Instructions to follow:
Below is some data; print it all back exactly.

Excerpts from a dataset:
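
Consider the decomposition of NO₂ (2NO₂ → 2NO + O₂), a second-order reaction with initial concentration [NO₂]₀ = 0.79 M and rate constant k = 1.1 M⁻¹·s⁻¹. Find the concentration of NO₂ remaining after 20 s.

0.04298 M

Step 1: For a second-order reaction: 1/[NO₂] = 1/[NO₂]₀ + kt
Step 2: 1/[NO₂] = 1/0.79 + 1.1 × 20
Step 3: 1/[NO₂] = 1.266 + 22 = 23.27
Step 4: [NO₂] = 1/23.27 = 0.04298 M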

Response to the task:
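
Consider the decomposition of NO₂ (2NO₂ → 2NO + O₂), a second-order reaction with initial concentration [NO₂]₀ = 0.79 M and rate constant k = 1.1 M⁻¹·s⁻¹. Find the concentration of NO₂ remaining after 20 s.

0.04298 M

Step 1: For a second-order reaction: 1/[NO₂] = 1/[NO₂]₀ + kt
Step 2: 1/[NO₂] = 1/0.79 + 1.1 × 20
Step 3: 1/[NO₂] = 1.266 + 22 = 23.27
Step 4: [NO₂] = 1/23.27 = 0.04298 M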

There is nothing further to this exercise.